━━━━━ MATERIAL SUPPLIED

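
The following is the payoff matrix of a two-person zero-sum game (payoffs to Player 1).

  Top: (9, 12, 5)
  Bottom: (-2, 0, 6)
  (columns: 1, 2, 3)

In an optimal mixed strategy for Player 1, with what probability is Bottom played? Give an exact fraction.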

━━━━━━━━━━
━━━━━ MATERIAL SUPPLIED

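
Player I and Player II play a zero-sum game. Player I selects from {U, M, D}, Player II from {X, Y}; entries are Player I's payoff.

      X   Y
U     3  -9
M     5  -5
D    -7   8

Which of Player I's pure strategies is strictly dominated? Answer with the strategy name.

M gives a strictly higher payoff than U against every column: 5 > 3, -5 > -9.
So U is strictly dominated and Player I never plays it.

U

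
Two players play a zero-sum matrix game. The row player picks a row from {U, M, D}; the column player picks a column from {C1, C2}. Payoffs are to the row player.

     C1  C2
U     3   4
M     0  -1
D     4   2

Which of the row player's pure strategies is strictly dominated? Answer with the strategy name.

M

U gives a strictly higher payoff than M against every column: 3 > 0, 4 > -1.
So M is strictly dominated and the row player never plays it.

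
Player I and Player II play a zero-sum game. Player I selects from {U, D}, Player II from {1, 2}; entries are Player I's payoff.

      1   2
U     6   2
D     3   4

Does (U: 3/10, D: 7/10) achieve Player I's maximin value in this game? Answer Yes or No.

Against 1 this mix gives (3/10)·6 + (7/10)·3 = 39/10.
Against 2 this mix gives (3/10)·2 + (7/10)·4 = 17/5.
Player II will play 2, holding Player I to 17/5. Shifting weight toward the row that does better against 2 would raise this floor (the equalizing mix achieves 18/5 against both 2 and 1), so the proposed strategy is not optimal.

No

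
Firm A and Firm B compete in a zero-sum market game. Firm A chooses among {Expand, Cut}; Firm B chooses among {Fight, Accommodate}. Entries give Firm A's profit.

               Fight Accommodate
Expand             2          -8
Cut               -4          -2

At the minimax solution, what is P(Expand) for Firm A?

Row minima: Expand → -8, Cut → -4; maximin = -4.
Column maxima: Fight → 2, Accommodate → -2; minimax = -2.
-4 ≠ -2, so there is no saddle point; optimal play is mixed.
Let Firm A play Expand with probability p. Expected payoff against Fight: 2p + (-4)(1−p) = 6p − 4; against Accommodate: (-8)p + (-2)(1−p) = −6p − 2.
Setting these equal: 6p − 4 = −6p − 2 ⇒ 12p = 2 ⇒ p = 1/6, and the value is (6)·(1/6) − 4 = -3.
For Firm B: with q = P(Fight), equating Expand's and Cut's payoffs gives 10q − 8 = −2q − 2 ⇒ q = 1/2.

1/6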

━━━━━━━━━━

Look through the listing above and count the lines where the string "Bottom" appears. Report the number only.

2